[Opening RECORDS SHOWN section]

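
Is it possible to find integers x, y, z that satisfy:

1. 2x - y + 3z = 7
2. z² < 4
Yes

Take x = 2, y = 0, z = 1. Substituting into each constraint:
  (1) 2(2) + 0 + 3(1) = 7 ✓
  (2) z² = (1)² = 1, and 1 < 4 ✓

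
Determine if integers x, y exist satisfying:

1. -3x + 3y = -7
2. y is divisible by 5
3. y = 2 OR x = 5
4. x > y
No

Even the single constraint (-3x + 3y = -7) is infeasible over the integers.

  - -3x + 3y = -7: every term on the left is divisible by 3, so the LHS ≡ 0 (mod 3), but the RHS -7 is not — no integer solution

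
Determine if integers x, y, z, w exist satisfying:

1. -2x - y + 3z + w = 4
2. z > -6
Yes

Take x = 0, y = -4, z = 0, w = 0. Substituting into each constraint:
  (1) -2(0) + 4 + 3(0) + 0 = 4 ✓
  (2) 0 > -6 ✓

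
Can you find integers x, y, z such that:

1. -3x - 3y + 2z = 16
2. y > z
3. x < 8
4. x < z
Yes

Take x = -7, y = 3, z = 2. Substituting into each constraint:
  (1) -3(-7) - 3(3) + 2(2) = 16 ✓
  (2) 3 > 2 ✓
  (3) -7 < 8 ✓
  (4) -7 < 2 ✓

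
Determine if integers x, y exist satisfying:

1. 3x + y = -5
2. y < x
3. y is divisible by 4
Yes

Take x = 1, y = -8. Substituting into each constraint:
  (1) 3(1) + (-8) = -5 ✓
  (2) -8 < 1 ✓
  (3) -8 = 4 × -2, remainder 0 ✓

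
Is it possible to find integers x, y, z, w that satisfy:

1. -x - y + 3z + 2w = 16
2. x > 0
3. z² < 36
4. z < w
Yes

Take x = 1, y = -20, z = -1, w = 0. Substituting into each constraint:
  (1) (-1) + 20 + 3(-1) + 2(0) = 16 ✓
  (2) 1 > 0 ✓
  (3) z² = (-1)² = 1, and 1 < 36 ✓
  (4) -1 < 0 ✓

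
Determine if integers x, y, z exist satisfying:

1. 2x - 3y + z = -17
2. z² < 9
Yes

Take x = -9, y = 0, z = 1. Substituting into each constraint:
  (1) 2(-9) - 3(0) + 1 = -17 ✓
  (2) z² = (1)² = 1, and 1 < 9 ✓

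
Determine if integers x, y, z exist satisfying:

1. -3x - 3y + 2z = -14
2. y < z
Yes

Take x = 5, y = 1, z = 2. Substituting into each constraint:
  (1) -3(5) - 3(1) + 2(2) = -14 ✓
  (2) 1 < 2 ✓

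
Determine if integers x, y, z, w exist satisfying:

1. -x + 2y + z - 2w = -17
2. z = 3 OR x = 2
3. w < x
Yes

Take x = 0, y = -11, z = 3, w = -1. Substituting into each constraint:
  (1) 0 + 2(-11) + 3 - 2(-1) = -17 ✓
  (2) z = 3, target 3 ✓ (first branch holds)
  (3) -1 < 0 ✓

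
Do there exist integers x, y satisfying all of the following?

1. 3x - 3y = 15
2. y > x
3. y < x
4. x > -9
No

A contradictory subset is {3x - 3y = 15, y > x}. No integer assignment can satisfy these jointly:

  - 3x - 3y = 15: is a linear equation tying the variables together
  - y > x: bounds one variable relative to another variable

From the equation, x − y = 5, i.e. y − x = -5; but y > x requires y − x ≥ 1. Contradiction.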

[Closing RECORDS SHOWN section]

* TASK INSTRUCTIONS
Please restate every record shown above, word for word.

* ANSWER SECTION
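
Is it possible to find integers x, y, z that satisfy:

1. 2x - y + 3z = 7
2. z² < 4
Yes

Take x = 2, y = 0, z = 1. Substituting into each constraint:
  (1) 2(2) + 0 + 3(1) = 7 ✓
  (2) z² = (1)² = 1, and 1 < 4 ✓

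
Determine if integers x, y exist satisfying:

1. -3x + 3y = -7
2. y is divisible by 5
3. y = 2 OR x = 5
4. x > y
No

Even the single constraint (-3x + 3y = -7) is infeasible over the integers.

  - -3x + 3y = -7: every term on the left is divisible by 3, so the LHS ≡ 0 (mod 3), but the RHS -7 is not — no integer solution

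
Determine if integers x, y, z, w exist satisfying:

1. -2x - y + 3z + w = 4
2. z > -6
Yes

Take x = 0, y = -4, z = 0, w = 0. Substituting into each constraint:
  (1) -2(0) + 4 + 3(0) + 0 = 4 ✓
  (2) 0 > -6 ✓

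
Can you find integers x, y, z such that:

1. -3x - 3y + 2z = 16
2. y > z
3. x < 8
4. x < z
Yes

Take x = -7, y = 3, z = 2. Substituting into each constraint:
  (1) -3(-7) - 3(3) + 2(2) = 16 ✓
  (2) 3 > 2 ✓
  (3) -7 < 8 ✓
  (4) -7 < 2 ✓

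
Determine if integers x, y exist satisfying:

1. 3x + y = -5
2. y < x
3. y is divisible by 4
Yes

Take x = 1, y = -8. Substituting into each constraint:
  (1) 3(1) + (-8) = -5 ✓
  (2) -8 < 1 ✓
  (3) -8 = 4 × -2, remainder 0 ✓

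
Is it possible to find integers x, y, z, w that satisfy:

1. -x - y + 3z + 2w = 16
2. x > 0
3. z² < 36
4. z < w
Yes

Take x = 1, y = -20, z = -1, w = 0. Substituting into each constraint:
  (1) (-1) + 20 + 3(-1) + 2(0) = 16 ✓
  (2) 1 > 0 ✓
  (3) z² = (-1)² = 1, and 1 < 36 ✓
  (4) -1 < 0 ✓

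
Determine if integers x, y, z exist satisfying:

1. 2x - 3y + z = -17
2. z² < 9
Yes

Take x = -9, y = 0, z = 1. Substituting into each constraint:
  (1) 2(-9) - 3(0) + 1 = -17 ✓
  (2) z² = (1)² = 1, and 1 < 9 ✓

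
Determine if integers x, y, z exist satisfying:

1. -3x - 3y + 2z = -14
2. y < z
Yes

Take x = 5, y = 1, z = 2. Substituting into each constraint:
  (1) -3(5) - 3(1) + 2(2) = -14 ✓
  (2) 1 < 2 ✓

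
Determine if integers x, y, z, w exist satisfying:

1. -x + 2y + z - 2w = -17
2. z = 3 OR x = 2
3. w < x
Yes

Take x = 0, y = -11, z = 3, w = -1. Substituting into each constraint:
  (1) 0 + 2(-11) + 3 - 2(-1) = -17 ✓
  (2) z = 3, target 3 ✓ (first branch holds)
  (3) -1 < 0 ✓

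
Do there exist integers x, y satisfying all of the following?

1. 3x - 3y = 15
2. y > x
3. y < x
4. x > -9
No

A contradictory subset is {3x - 3y = 15, y > x}. No integer assignment can satisfy these jointly:

  - 3x - 3y = 15: is a linear equation tying the variables together
  - y > x: bounds one variable relative to another variable

From the equation, x − y = 5, i.e. y − x = -5; but y > x requires y − x ≥ 1. Contradiction.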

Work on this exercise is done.